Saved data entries
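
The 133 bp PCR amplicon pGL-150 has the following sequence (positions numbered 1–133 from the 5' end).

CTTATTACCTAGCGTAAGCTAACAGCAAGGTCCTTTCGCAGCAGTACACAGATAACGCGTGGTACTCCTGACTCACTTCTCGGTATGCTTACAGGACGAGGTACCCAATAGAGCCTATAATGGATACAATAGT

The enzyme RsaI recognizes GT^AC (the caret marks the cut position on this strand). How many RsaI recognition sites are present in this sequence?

GTAC occurs starting at positions 44, 62, 101.
RsaI cuts at 3 sites.

3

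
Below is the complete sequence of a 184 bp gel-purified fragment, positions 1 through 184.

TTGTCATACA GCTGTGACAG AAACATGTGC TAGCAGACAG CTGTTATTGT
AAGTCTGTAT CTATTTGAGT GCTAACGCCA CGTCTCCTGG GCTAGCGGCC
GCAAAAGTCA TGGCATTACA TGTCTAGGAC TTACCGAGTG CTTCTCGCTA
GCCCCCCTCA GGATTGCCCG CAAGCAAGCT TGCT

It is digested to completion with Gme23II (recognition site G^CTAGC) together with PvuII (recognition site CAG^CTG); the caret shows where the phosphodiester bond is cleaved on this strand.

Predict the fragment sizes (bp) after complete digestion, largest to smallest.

Gme23II sites (GCTAGC) start at positions 29, 91, 147.
Gme23II cuts after the first base of each site, so after positions 29, 91, 147.
PvuII sites (CAGCTG) start at positions 9, 38.
PvuII cuts after base 3 of each site, so after positions 11, 40.
Combined cut positions: 11, 29, 40, 91, 147.
Linear molecule, 5 cuts → 6 fragments:
  1–11 → 11 bp
  12–29 → 18 bp
  30–40 → 11 bp
  41–91 → 51 bp
  92–147 → 56 bp
  148–184 → 37 bp
Sorted largest to smallest: 56, 51, 37, 18, 11, 11 bp.

56, 51, 37, 18, 11, 11 bp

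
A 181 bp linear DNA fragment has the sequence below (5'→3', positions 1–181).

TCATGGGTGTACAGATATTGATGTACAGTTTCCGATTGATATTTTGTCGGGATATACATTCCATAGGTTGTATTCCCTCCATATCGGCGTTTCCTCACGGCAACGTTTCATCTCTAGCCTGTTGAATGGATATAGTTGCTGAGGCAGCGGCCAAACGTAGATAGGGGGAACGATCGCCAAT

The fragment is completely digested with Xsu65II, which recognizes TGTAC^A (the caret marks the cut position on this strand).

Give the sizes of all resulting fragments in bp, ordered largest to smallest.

Xsu65II sites (TGTACA) start at positions 8, 22.
Xsu65II cuts after base 5 of each site (before the last base), so after positions 12, 26.
Linear molecule, 2 cuts → 3 fragments:
  1–12 → 12 bp
  13–26 → 14 bp
  27–181 → 155 bp
Sorted largest to smallest: 155, 14, 12 bp.

155, 14, 12 bp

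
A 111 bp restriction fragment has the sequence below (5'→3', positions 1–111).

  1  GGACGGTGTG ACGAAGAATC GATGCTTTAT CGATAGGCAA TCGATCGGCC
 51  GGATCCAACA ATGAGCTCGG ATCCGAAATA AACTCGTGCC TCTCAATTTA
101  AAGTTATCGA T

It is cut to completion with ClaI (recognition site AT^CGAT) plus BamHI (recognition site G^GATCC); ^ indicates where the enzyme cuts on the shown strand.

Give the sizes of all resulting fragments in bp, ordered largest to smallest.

ClaI sites (ATCGAT) start at positions 18, 29, 40, 106.
ClaI cuts after base 2 of each site, so after positions 19, 30, 41, 107.
BamHI sites (GGATCC) start at positions 51, 69.
BamHI cuts after the first base of each site, so after positions 51, 69.
Combined cut positions: 19, 30, 41, 51, 69, 107.
Linear molecule, 6 cuts → 7 fragments:
  1–19 → 19 bp
  20–30 → 11 bp
  31–41 → 11 bp
  42–51 → 10 bp
  52–69 → 18 bp
  70–107 → 38 bp
  108–111 → 4 bp
Sorted largest to smallest: 38, 19, 18, 11, 11, 10, 4 bp.

38, 19, 18, 11, 11, 10, 4 bp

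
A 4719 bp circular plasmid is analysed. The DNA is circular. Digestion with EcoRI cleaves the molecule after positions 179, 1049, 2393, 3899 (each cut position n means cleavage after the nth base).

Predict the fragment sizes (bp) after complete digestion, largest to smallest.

1506, 1344, 999, 870 bp

Circular molecule, 4 cuts → 4 fragments:
  1049 − 179 = 870 bp
  2393 − 1049 = 1344 bp
  3899 − 2393 = 1506 bp
  wrap: 4719 − 3899 + 179 = 999 bp
Sorted largest to smallest: 1506, 1344, 999, 870 bp.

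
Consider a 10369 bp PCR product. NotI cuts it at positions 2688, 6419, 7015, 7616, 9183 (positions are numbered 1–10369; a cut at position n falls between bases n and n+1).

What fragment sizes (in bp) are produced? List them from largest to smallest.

3731, 2688, 1567, 1186, 601, 596 bp

Linear molecule, 5 cuts → 6 fragments:
  2688 − 0 = 2688 bp
  6419 − 2688 = 3731 bp
  7015 − 6419 = 596 bp
  7616 − 7015 = 601 bp
  9183 − 7616 = 1567 bp
  10369 − 9183 = 1186 bp
Sorted largest to smallest: 3731, 2688, 1567, 1186, 601, 596 bp.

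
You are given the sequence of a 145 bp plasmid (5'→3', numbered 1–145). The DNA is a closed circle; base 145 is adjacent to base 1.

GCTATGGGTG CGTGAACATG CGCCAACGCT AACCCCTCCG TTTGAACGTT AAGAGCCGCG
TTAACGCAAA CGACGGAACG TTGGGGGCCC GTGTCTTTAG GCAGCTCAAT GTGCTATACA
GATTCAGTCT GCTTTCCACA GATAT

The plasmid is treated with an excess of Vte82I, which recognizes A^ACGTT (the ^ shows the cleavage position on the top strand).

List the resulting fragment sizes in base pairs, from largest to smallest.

113, 32 bp

Vte82I sites (AACGTT) start at positions 45, 77.
Vte82I cuts after the first base of each site, so after positions 45, 77.
Circular molecule, 2 cuts → 2 fragments:
  46–77 → 32 bp
  78–145 then 1–45 → 68 + 45 = 113 bp
Sorted largest to smallest: 113, 32 bp.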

The problem: Both the first line of the data above and the line with "The fragment is" must be included; please return exactly those lines and the ones between them.

Written response:
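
The 133 bp PCR amplicon pGL-150 has the following sequence (positions numbered 1–133 from the 5' end).

CTTATTACCTAGCGTAAGCTAACAGCAAGGTCCTTTCGCAGCAGTACACAGATAACGCGTGGTACTCCTGACTCACTTCTCGGTATGCTTACAGGACGAGGTACCCAATAGAGCCTATAATGGATACAATAGT

The enzyme RsaI recognizes GT^AC (the caret marks the cut position on this strand). How many RsaI recognition sites are present in this sequence?

GTAC occurs starting at positions 44, 62, 101.
RsaI cuts at 3 sites.

3

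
Below is the complete sequence of a 184 bp gel-purified fragment, positions 1 through 184.

TTGTCATACA GCTGTGACAG AAACATGTGC TAGCAGACAG CTGTTATTGT
AAGTCTGTAT CTATTTGAGT GCTAACGCCA CGTCTCCTGG GCTAGCGGCC
GCAAAAGTCA TGGCATTACA TGTCTAGGAC TTACCGAGTG CTTCTCGCTA
GCCCCCCTCA GGATTGCCCG CAAGCAAGCT TGCT

It is digested to completion with Gme23II (recognition site G^CTAGC) together with PvuII (recognition site CAG^CTG); the caret shows where the phosphodiester bond is cleaved on this strand.

Predict the fragment sizes (bp) after complete digestion, largest to smallest.

Gme23II sites (GCTAGC) start at positions 29, 91, 147.
Gme23II cuts after the first base of each site, so after positions 29, 91, 147.
PvuII sites (CAGCTG) start at positions 9, 38.
PvuII cuts after base 3 of each site, so after positions 11, 40.
Combined cut positions: 11, 29, 40, 91, 147.
Linear molecule, 5 cuts → 6 fragments:
  1–11 → 11 bp
  12–29 → 18 bp
  30–40 → 11 bp
  41–91 → 51 bp
  92–147 → 56 bp
  148–184 → 37 bp
Sorted largest to smallest: 56, 51, 37, 18, 11, 11 bp.

56, 51, 37, 18, 11, 11 bp

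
A 181 bp linear DNA fragment has the sequence below (5'→3', positions 1–181).

TCATGGGTGTACAGATATTGATGTACAGTTTCCGATTGATATTTTGTCGGGATATACATTCCATAGGTTGTATTCCCTCCATATCGGCGTTTCCTCACGGCAACGTTTCATCTCTAGCCTGTTGAATGGATATAGTTGCTGAGGCAGCGGCCAAACGTAGATAGGGGGAACGATCGCCAAT

The fragment is completely digested with Xsu65II, which recognizes TGTAC^A (the caret marks the cut position on this strand).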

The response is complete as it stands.